**What is being asked**
Below are some records. Return exactly the lines from the one containing "What is 203*(-1*(-64)/(3*(-5" through the one containing "Answer: -1462/3 ≈ -487.33", both included, and only those.

**Data shown**

──────────

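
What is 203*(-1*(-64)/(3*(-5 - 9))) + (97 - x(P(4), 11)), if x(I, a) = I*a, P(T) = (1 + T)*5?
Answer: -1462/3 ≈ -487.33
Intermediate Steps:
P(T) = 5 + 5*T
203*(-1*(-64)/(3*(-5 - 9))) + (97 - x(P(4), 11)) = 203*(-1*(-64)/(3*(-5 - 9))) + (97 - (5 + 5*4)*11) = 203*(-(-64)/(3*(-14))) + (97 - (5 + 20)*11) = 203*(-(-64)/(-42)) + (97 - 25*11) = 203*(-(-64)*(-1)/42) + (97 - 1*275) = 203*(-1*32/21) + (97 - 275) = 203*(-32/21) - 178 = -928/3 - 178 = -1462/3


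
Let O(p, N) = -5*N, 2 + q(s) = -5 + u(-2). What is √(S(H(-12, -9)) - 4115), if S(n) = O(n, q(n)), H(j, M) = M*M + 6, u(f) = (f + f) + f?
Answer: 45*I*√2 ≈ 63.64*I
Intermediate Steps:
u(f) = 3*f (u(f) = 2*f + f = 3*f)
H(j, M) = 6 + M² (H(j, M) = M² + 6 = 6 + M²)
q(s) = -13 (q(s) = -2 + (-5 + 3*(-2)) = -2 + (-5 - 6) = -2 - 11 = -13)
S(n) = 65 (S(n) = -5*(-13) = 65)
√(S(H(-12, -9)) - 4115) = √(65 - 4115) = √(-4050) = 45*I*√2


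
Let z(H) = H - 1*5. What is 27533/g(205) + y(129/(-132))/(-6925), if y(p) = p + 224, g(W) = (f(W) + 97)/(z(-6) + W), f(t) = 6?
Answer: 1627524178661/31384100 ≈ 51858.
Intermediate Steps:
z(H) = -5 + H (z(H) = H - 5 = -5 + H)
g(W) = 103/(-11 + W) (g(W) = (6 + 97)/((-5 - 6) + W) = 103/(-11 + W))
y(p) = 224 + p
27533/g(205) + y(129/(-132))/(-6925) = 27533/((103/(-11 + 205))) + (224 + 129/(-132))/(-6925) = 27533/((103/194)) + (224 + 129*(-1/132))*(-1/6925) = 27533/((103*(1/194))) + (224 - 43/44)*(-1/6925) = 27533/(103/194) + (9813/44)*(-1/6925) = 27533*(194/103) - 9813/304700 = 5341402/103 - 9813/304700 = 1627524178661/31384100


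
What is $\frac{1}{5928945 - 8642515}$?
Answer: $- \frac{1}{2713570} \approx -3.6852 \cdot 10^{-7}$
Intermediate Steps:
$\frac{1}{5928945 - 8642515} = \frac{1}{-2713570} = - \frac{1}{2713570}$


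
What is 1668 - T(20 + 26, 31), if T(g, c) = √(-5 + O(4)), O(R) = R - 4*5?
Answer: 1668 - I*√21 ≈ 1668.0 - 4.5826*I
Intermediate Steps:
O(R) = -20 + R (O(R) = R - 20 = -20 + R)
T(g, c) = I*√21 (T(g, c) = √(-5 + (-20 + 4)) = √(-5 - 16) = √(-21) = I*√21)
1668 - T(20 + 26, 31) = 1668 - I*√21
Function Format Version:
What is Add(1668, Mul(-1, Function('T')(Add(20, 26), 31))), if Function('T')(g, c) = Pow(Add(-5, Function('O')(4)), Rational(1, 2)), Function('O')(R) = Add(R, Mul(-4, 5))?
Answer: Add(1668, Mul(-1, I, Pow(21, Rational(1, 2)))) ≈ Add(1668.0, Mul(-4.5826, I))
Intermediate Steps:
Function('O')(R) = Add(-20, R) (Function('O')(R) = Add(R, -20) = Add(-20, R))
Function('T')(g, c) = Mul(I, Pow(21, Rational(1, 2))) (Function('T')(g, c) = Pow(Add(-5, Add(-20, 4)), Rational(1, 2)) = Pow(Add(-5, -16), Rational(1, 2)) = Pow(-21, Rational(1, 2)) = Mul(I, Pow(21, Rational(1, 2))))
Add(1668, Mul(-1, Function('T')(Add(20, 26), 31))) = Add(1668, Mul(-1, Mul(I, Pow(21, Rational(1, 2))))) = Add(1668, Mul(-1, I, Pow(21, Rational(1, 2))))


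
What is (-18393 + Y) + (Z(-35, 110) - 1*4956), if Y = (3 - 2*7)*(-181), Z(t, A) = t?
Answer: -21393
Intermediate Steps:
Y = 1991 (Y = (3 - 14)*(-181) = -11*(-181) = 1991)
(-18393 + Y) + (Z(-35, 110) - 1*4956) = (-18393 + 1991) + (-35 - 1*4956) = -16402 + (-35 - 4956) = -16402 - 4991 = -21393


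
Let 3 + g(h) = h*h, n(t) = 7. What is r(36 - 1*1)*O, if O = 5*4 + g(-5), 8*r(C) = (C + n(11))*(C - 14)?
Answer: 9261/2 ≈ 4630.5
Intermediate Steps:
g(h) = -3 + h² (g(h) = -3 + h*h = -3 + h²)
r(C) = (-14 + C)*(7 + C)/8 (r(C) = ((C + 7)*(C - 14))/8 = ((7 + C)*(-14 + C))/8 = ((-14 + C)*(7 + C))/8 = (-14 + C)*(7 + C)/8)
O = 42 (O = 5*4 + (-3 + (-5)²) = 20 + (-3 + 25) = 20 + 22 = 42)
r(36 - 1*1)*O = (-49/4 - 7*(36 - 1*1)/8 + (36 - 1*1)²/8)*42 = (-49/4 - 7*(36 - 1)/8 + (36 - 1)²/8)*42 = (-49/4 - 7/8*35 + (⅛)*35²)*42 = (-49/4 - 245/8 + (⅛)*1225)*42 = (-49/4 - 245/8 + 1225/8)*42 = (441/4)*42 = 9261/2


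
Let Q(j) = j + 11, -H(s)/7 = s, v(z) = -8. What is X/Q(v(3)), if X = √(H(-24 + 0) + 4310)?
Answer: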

──────────

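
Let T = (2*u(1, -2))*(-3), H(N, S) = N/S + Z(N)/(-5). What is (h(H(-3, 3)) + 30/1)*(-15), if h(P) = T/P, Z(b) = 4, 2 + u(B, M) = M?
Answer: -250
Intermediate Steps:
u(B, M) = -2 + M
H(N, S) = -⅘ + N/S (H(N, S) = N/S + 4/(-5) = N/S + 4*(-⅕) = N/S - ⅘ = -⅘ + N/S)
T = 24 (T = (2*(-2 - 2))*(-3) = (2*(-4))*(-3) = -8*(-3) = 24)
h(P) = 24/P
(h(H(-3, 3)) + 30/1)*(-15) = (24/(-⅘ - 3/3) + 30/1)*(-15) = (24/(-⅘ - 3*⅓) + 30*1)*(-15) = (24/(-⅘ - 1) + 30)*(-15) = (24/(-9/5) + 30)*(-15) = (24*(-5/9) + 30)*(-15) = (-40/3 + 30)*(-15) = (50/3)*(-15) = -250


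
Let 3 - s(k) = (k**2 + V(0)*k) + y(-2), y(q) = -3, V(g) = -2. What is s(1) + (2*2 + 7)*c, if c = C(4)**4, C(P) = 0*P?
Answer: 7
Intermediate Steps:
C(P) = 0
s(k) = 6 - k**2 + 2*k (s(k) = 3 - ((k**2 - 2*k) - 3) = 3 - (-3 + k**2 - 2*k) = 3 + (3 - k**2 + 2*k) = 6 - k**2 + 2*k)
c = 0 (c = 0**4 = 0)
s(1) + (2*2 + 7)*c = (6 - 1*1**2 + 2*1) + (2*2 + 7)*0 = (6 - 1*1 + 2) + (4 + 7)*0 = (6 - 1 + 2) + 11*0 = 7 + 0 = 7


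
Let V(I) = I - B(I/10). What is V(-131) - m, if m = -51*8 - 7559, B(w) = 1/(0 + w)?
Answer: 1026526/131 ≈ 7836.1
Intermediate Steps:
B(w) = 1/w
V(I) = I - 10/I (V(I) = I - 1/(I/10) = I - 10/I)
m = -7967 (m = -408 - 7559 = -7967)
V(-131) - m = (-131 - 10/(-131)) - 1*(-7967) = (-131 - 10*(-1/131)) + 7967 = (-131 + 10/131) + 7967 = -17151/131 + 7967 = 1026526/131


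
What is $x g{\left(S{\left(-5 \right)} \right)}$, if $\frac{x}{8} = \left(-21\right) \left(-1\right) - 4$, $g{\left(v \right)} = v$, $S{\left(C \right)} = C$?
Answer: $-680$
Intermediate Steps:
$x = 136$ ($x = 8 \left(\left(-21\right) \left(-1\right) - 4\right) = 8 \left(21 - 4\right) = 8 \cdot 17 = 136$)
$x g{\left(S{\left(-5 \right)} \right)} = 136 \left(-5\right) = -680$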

──────────

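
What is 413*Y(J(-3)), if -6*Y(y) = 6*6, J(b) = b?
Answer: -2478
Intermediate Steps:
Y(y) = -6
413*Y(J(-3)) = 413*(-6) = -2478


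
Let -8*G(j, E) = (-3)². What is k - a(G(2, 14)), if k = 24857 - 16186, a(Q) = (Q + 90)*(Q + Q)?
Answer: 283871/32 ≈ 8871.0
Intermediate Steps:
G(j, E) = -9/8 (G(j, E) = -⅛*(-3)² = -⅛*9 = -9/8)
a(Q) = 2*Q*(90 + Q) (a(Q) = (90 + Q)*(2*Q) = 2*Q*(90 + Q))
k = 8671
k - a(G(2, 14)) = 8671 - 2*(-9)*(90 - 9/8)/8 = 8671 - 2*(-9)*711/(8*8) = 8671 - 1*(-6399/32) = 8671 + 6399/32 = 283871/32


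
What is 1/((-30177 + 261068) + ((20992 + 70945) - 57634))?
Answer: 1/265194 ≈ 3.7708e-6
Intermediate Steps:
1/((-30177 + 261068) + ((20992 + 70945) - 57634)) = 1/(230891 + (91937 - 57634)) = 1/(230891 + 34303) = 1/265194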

──────────

**Answer for the task**
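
What is 203*(-1*(-64)/(3*(-5 - 9))) + (97 - x(P(4), 11)), if x(I, a) = I*a, P(T) = (1 + T)*5?
Answer: -1462/3 ≈ -487.33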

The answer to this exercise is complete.